INSTRUCTIONS TO FOLLOW: From the listing below, output only the lines starting at the line that has "Among patients in the moderate" and ending at the line that has "Among patients in the severe", exactly as they appear, ends included.

=== Begin Enclosure ===

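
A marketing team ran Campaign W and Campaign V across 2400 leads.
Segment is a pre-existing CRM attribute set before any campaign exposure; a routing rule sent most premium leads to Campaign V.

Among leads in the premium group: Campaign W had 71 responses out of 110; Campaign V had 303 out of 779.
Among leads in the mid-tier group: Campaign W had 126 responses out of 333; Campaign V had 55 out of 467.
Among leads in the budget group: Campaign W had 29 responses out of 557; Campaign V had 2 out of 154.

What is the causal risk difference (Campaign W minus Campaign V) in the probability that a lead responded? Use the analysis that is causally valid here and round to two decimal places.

+0.19

The stratified and pooled comparisons disagree (Campaign W wins within each customer segment; Campaign V wins overall), so the answer turns on the causal role of customer segment.
Customer segment differs across campaigns for reasons unrelated to any effect of the campaign itself, and it separately predicts the outcome — a classic confounder. We must compare within customer segment levels.
Adjusting over the population distribution of customer segment: 0.370·(0.645−0.389) + 0.333·(0.378−0.118) + 0.296·(0.052−0.013) = +0.193.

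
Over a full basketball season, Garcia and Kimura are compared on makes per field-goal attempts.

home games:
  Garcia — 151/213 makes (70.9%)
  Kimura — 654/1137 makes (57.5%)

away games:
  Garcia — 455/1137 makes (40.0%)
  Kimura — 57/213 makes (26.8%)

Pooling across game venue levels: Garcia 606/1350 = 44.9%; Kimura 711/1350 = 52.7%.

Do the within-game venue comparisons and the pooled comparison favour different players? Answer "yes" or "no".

Within each game venue level (home games 70.9% vs 57.5%; away games 40.0% vs 26.8%), Garcia has the higher rate every time. Pooled: 44.9% vs 52.7% — Kimura has the higher rate overall. The two comparisons disagree.

yes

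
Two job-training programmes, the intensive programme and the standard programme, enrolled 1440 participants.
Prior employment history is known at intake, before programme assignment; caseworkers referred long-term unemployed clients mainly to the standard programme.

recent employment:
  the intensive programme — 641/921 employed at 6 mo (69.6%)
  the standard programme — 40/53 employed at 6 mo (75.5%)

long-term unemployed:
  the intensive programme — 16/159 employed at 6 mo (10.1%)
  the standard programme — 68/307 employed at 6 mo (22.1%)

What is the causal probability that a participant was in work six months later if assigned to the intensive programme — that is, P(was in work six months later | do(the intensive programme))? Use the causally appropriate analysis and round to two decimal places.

0.50

The imbalance in prior employment history arose from how participants were allocated, not from anything the programme did; and prior employment history independently affects the outcome. The pooled gap is confounded — condition on prior employment history.
Standardising the intensive programme to the population prior employment history mix: 0.676·641/921 + 0.324·16/159 = 0.503.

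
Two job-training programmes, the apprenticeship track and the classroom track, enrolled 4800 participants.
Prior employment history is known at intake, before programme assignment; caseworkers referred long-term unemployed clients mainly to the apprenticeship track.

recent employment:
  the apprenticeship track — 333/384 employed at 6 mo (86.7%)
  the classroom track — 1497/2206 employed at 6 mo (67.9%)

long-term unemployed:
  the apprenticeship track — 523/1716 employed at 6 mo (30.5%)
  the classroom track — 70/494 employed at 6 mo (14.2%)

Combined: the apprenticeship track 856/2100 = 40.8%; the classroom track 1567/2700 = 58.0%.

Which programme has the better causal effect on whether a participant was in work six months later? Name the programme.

the apprenticeship track

Prior employment history satisfies the back-door criterion: it is not a descendant of the programme, and it blocks the spurious path from programme to outcome. Adjusting for it (i.e., using the within-prior employment history rates) gives the causal effect.
Within each level — recent employment: 86.7% vs 67.9%; long-term unemployed: 30.5% vs 14.2% — the apprenticeship track is higher every time.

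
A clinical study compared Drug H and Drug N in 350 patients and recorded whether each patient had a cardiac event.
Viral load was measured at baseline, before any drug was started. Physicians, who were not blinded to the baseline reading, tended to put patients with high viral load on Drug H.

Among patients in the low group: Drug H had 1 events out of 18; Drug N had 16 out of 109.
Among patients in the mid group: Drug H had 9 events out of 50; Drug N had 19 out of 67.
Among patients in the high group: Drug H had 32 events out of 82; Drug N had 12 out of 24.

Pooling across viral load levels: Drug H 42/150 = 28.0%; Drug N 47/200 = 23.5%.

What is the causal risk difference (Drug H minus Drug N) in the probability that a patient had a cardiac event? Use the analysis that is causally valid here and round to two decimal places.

-0.10

Since viral load is a pre-existing factor (not a product of the drug) and it affects the outcome on its own, it is a confounder. The stratified rates, not the pooled rate, identify the causal effect.
Adjusting over the population distribution of viral load: 0.363·(0.056−0.147) + 0.334·(0.180−0.284) + 0.303·(0.390−0.500) = -0.101.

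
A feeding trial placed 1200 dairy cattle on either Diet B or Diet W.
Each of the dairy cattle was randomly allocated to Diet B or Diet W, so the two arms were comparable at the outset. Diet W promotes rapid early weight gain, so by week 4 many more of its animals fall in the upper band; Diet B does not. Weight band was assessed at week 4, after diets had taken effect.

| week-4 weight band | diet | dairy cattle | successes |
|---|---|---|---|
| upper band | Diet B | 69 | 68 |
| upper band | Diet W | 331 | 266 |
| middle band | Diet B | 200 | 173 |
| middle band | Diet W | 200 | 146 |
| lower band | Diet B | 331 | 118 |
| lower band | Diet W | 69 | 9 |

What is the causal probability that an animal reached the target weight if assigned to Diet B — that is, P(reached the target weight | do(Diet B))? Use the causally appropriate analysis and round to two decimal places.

0.60

Week-4 weight band is recorded after the diet and is itself shifted by it — it sits on the causal path from diet to outcome. Conditioning on a mediator would strip out part of the effect we want; the pooled comparison gives the total causal effect.
So P(outcome | do(Diet B)) is just the pooled rate for Diet B: 359/600 = 0.598.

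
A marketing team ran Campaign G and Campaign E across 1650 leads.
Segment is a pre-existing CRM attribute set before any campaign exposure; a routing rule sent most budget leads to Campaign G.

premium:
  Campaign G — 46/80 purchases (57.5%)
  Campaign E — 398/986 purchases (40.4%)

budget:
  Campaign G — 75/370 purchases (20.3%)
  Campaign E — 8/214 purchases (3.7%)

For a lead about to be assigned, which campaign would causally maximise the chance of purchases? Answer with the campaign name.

The stratified and pooled comparisons disagree (Campaign G wins within each customer segment; Campaign E wins overall), so the answer turns on the causal role of customer segment.
The imbalance in customer segment arose from how leads were allocated, not from anything the campaign did; and customer segment independently affects the outcome. The pooled gap is confounded — condition on customer segment.
Within each level — premium: 57.5% vs 40.4%; budget: 20.3% vs 3.7% — Campaign G is higher every time.

Campaign G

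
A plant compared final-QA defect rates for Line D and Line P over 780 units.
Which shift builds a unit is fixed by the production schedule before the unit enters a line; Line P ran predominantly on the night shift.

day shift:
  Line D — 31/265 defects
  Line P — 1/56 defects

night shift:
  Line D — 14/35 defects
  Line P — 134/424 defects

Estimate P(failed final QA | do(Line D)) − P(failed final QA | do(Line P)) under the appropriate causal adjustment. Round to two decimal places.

+0.09

The imbalance in shift arose from how units were allocated, not from anything the line did; and shift independently affects the outcome. The pooled gap is confounded — condition on shift.
Adjusting over the population distribution of shift: 0.412·(0.117−0.018) + 0.588·(0.400−0.316) = +0.090.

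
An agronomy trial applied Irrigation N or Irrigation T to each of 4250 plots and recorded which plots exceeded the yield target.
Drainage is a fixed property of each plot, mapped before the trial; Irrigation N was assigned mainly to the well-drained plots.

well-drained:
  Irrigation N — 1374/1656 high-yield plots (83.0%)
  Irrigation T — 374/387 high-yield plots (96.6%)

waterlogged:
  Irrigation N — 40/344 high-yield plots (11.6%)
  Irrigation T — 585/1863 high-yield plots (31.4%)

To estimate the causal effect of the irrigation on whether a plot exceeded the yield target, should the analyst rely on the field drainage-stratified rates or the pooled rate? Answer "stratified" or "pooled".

The stratified and pooled comparisons disagree (Irrigation T wins within each field drainage; Irrigation N wins overall), so the answer turns on the causal role of field drainage.
Here field drainage is a common cause — it drives both which irrigation a case falls under and the outcome. The crude comparison mixes populations; the stratum-specific rates are the causally relevant ones.
Within each level — well-drained: 83.0% vs 96.6%; waterlogged: 11.6% vs 31.4% — Irrigation T is higher every time.

stratified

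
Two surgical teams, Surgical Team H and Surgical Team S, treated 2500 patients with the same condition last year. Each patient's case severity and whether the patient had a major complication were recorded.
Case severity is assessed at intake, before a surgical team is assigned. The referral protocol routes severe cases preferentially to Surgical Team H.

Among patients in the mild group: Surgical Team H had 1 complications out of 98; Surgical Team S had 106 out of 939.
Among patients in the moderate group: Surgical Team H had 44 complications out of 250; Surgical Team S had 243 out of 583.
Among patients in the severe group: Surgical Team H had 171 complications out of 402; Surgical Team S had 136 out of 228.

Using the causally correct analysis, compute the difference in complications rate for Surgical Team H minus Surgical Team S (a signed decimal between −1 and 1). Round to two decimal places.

-0.17

Surgical Team H is lower inside every case severity stratum but Surgical Team S is lower in aggregate. Whether to stratify depends on how case severity relates to the surgical team.
Nothing the surgical team does changes case severity; the imbalance is an allocation artefact. With case severity also predicting the outcome, the pooled figure is confounded, and the within-stratum comparison is the causal one.
Adjusting over the population distribution of case severity: 0.415·(0.010−0.113) + 0.333·(0.176−0.417) + 0.252·(0.425−0.596) = -0.166.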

=== End Enclosure ===

TASK RESULT:
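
Among patients in the moderate group: Surgical Team H had 44 complications out of 250; Surgical Team S had 243 out of 583.
Among patients in the severe group: Surgical Team H had 171 complications out of 402; Surgical Team S had 136 out of 228.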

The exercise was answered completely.